#### GIVEN RECORDS
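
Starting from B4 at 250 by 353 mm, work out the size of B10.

B5: ⌊353/2⌋ × 250 = 176 × 250 mm
B6: ⌊250/2⌋ × 176 = 125 × 176 mm
B7: ⌊176/2⌋ × 125 = 88 × 125 mm
B8: ⌊125/2⌋ × 88 = 62 × 88 mm
B9: ⌊88/2⌋ × 62 = 44 × 62 mm
B10: ⌊62/2⌋ × 44 = 31 × 44 mm

31 × 44 mm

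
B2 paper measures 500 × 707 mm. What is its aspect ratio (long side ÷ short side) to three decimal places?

707 / 500 = 1.414
Matches √2 ≈ 1.414 — the ISO 216 defining ratio.

1.414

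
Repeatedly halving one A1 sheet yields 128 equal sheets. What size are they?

A8

128 = 2^7, so 7 halving steps.
A1 → A2 → … → A8 after 7 steps.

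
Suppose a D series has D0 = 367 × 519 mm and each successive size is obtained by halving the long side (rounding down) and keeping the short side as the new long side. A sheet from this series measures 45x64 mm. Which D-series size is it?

D0: 367 × 519 mm
D1: 259 × 367 mm
D2: 183 × 259 mm
D3: 129 × 183 mm
D4: 91 × 129 mm
D5: 64 × 91 mm
D6: 45 × 64 mm
D7: 32 × 45 mm
→ matches D6.

D6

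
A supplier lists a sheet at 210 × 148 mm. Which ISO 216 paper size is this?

Aspect ratio 210/148 ≈ 1.419 — close to the ISO √2 ≈ 1.414.
In the A-series (A0 area = 1 m²): A5 = 148 × 210 mm.

A5 (148 × 210 mm)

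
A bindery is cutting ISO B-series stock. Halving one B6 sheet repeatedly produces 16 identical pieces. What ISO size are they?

16 = 2^4, so 4 halving steps.
B6 → B7 → … → B10 after 4 steps.

B10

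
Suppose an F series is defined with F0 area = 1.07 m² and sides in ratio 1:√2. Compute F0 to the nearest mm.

Let the short side be w mm. Then w · w√2 = 1.07 m² = 1,070,000 mm².
w² = 1,070,000/√2, so w ≈ 869.8 mm; long side = w√2 ≈ 1230.1 mm.

870 × 1230 mm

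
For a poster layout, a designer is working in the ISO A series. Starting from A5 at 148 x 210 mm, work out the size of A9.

37 × 52 mm

A6: ⌊210/2⌋ × 148 = 105 × 148 mm
A7: ⌊148/2⌋ × 105 = 74 × 105 mm
A8: ⌊105/2⌋ × 74 = 52 × 74 mm
A9: ⌊74/2⌋ × 52 = 37 × 52 mm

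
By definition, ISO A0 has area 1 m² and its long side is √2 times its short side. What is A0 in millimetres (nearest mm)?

Let the short side be w mm. Then the long side is w√2 and w · w√2 = 10⁶ mm².
w² = 10⁶/√2, so w = 1000 / 2^(1/4) ≈ 840.9 mm; long side = 1000 · 2^(1/4) ≈ 1189.2 mm.

841 × 1189 mm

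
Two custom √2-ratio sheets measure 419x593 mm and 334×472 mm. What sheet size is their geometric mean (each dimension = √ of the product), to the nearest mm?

374 × 529 mm

Short side: √(419 · 334) = √139946 ≈ 374.1 → 374 mm
Long side: √(593 · 472) = √279896 ≈ 529.1 → 529 mm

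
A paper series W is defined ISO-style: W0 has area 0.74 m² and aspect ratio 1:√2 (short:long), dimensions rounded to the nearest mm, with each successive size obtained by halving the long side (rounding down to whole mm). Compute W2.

Let W0's short side be w mm. w · w√2 = 0.74 m² = 740,000 mm², so w ≈ 723.4 mm and w√2 ≈ 1023.0 mm → W0 = 723 × 1023 mm.
W1: ⌊1023/2⌋ × 723 = 511 × 723 mm
W2: ⌊723/2⌋ × 511 = 361 × 511 mm

361 × 511 mm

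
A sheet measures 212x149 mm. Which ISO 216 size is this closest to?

A5 (148 × 210 mm)

Aspect ratio 212/149 ≈ 1.423 — close to the ISO √2 ≈ 1.414.
In the A-series (A0 area = 1 m²): A5 = 148 × 210 mm.
Off by 3 mm total — nearest standard size.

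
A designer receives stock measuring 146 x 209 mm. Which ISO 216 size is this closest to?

A5 (148 × 210 mm)

Aspect ratio 209/146 ≈ 1.432 (ISO target is √2 ≈ 1.414).
In the A-series (A0 area = 1 m²): A5 = 148 × 210 mm.
Off by 3 mm total — nearest standard size.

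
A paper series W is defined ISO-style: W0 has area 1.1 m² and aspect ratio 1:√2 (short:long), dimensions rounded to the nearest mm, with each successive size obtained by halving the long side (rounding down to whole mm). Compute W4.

Let W0's short side be w mm. w · w√2 = 1.1 m² = 1,100,000 mm², so w ≈ 881.9 mm and w√2 ≈ 1247.3 mm → W0 = 882 × 1247 mm.
W1: ⌊1247/2⌋ × 882 = 623 × 882 mm
W2: ⌊882/2⌋ × 623 = 441 × 623 mm
W3: ⌊623/2⌋ × 441 = 311 × 441 mm
W4: ⌊441/2⌋ × 311 = 220 × 311 mm

220 × 311 mm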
########
**EXERCISE AIM:**
Return every record in full, word for word.

**ANSWER TO THIS EXERCISE:**
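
Starting from B4 at 250 by 353 mm, work out the size of B10.

B5: ⌊353/2⌋ × 250 = 176 × 250 mm
B6: ⌊250/2⌋ × 176 = 125 × 176 mm
B7: ⌊176/2⌋ × 125 = 88 × 125 mm
B8: ⌊125/2⌋ × 88 = 62 × 88 mm
B9: ⌊88/2⌋ × 62 = 44 × 62 mm
B10: ⌊62/2⌋ × 44 = 31 × 44 mm

31 × 44 mm

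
B2 paper measures 500 × 707 mm. What is its aspect ratio (long side ÷ short side) to three decimal places?

707 / 500 = 1.414
Matches √2 ≈ 1.414 — the ISO 216 defining ratio.

1.414

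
Repeatedly halving one A1 sheet yields 128 equal sheets. What size are they?

A8

128 = 2^7, so 7 halving steps.
A1 → A2 → … → A8 after 7 steps.

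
Suppose a D series has D0 = 367 × 519 mm and each successive size is obtained by halving the long side (rounding down) and keeping the short side as the new long side. A sheet from this series measures 45x64 mm. Which D-series size is it?

D0: 367 × 519 mm
D1: 259 × 367 mm
D2: 183 × 259 mm
D3: 129 × 183 mm
D4: 91 × 129 mm
D5: 64 × 91 mm
D6: 45 × 64 mm
D7: 32 × 45 mm
→ matches D6.

D6

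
A supplier lists a sheet at 210 × 148 mm. Which ISO 216 paper size is this?

Aspect ratio 210/148 ≈ 1.419 — close to the ISO √2 ≈ 1.414.
In the A-series (A0 area = 1 m²): A5 = 148 × 210 mm.

A5 (148 × 210 mm)

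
A bindery is cutting ISO B-series stock. Halving one B6 sheet repeatedly produces 16 identical pieces. What ISO size are they?

16 = 2^4, so 4 halving steps.
B6 → B7 → … → B10 after 4 steps.

B10

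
Suppose an F series is defined with F0 area = 1.07 m² and sides in ratio 1:√2. Compute F0 to the nearest mm.

Let the short side be w mm. Then w · w√2 = 1.07 m² = 1,070,000 mm².
w² = 1,070,000/√2, so w ≈ 869.8 mm; long side = w√2 ≈ 1230.1 mm.

870 × 1230 mm

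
For a poster layout, a designer is working in the ISO A series. Starting from A5 at 148 x 210 mm, work out the size of A9.

37 × 52 mm

A6: ⌊210/2⌋ × 148 = 105 × 148 mm
A7: ⌊148/2⌋ × 105 = 74 × 105 mm
A8: ⌊105/2⌋ × 74 = 52 × 74 mm
A9: ⌊74/2⌋ × 52 = 37 × 52 mm

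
By definition, ISO A0 has area 1 m² and its long side is √2 times its short side. What is A0 in millimetres (nearest mm)?

Let the short side be w mm. Then the long side is w√2 and w · w√2 = 10⁶ mm².
w² = 10⁶/√2, so w = 1000 / 2^(1/4) ≈ 840.9 mm; long side = 1000 · 2^(1/4) ≈ 1189.2 mm.

841 × 1189 mm

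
Two custom √2-ratio sheets measure 419x593 mm and 334×472 mm. What sheet size is their geometric mean (each dimension = √ of the product), to the nearest mm?

374 × 529 mm

Short side: √(419 · 334) = √139946 ≈ 374.1 → 374 mm
Long side: √(593 · 472) = √279896 ≈ 529.1 → 529 mm

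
A paper series W is defined ISO-style: W0 has area 0.74 m² and aspect ratio 1:√2 (short:long), dimensions rounded to the nearest mm, with each successive size obtained by halving the long side (rounding down to whole mm). Compute W2.

Let W0's short side be w mm. w · w√2 = 0.74 m² = 740,000 mm², so w ≈ 723.4 mm and w√2 ≈ 1023.0 mm → W0 = 723 × 1023 mm.
W1: ⌊1023/2⌋ × 723 = 511 × 723 mm
W2: ⌊723/2⌋ × 511 = 361 × 511 mm

361 × 511 mm

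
A sheet measures 212x149 mm. Which ISO 216 size is this closest to?

A5 (148 × 210 mm)

Aspect ratio 212/149 ≈ 1.423 — close to the ISO √2 ≈ 1.414.
In the A-series (A0 area = 1 m²): A5 = 148 × 210 mm.
Off by 3 mm total — nearest standard size.

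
A designer receives stock measuring 146 x 209 mm. Which ISO 216 size is this closest to?

A5 (148 × 210 mm)

Aspect ratio 209/146 ≈ 1.432 (ISO target is √2 ≈ 1.414).
In the A-series (A0 area = 1 m²): A5 = 148 × 210 mm.
Off by 3 mm total — nearest standard size.

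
A paper series W is defined ISO-style: W0 has area 1.1 m² and aspect ratio 1:√2 (short:long), dimensions rounded to the nearest mm, with each successive size obtained by halving the long side (rounding down to whole mm). Compute W4.

Let W0's short side be w mm. w · w√2 = 1.1 m² = 1,100,000 mm², so w ≈ 881.9 mm and w√2 ≈ 1247.3 mm → W0 = 882 × 1247 mm.
W1: ⌊1247/2⌋ × 882 = 623 × 882 mm
W2: ⌊882/2⌋ × 623 = 441 × 623 mm
W3: ⌊623/2⌋ × 441 = 311 × 441 mm
W4: ⌊441/2⌋ × 311 = 220 × 311 mm

220 × 311 mm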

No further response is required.